→ Your goal
Return each entry exactly, with none missing.
== Data extracts
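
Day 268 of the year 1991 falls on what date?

25 September 1991

January has 31 days (268 − 31 = 237 remain).
February has 28 days (237 − 28 = 209 remain).
March has 31 days (209 − 31 = 178 remain).
April has 30 days (178 − 30 = 148 remain).
May has 31 days (148 − 31 = 117 remain).
June has 30 days (117 − 30 = 87 remain).
July has 31 days (87 − 31 = 56 remain).
August has 31 days (56 − 31 = 25 remain).
25 into September → September 25.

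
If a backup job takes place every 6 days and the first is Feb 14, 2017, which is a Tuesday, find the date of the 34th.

Aug 31, 2017

The 34th occurrence is 33 intervals after the first: 33 × 6 = 198 days after Feb 14, 2017.
Feb has 28 days — 14 days to the end of Feb leaves 184.
Mar has 31 days (153 left).
Apr has 30 days (123 left).
May has 31 days (92 left).
Jun has 30 days (62 left).
Jul has 31 days (31 left).
31 days into Aug → Aug 31, 2017.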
====
→ Task solution
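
Day 268 of the year 1991 falls on what date?

25 September 1991

January has 31 days (268 − 31 = 237 remain).
February has 28 days (237 − 28 = 209 remain).
March has 31 days (209 − 31 = 178 remain).
April has 30 days (178 − 30 = 148 remain).
May has 31 days (148 − 31 = 117 remain).
June has 30 days (117 − 30 = 87 remain).
July has 31 days (87 − 31 = 56 remain).
August has 31 days (56 − 31 = 25 remain).
25 into September → September 25.

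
If a backup job takes place every 6 days and the first is Feb 14, 2017, which is a Tuesday, find the date of the 34th.

Aug 31, 2017

The 34th occurrence is 33 intervals after the first: 33 × 6 = 198 days after Feb 14, 2017.
Feb has 28 days — 14 days to the end of Feb leaves 184.
Mar has 31 days (153 left).
Apr has 30 days (123 left).
May has 31 days (92 left).
Jun has 30 days (62 left).
Jul has 31 days (31 left).
31 days into Aug → Aug 31, 2017.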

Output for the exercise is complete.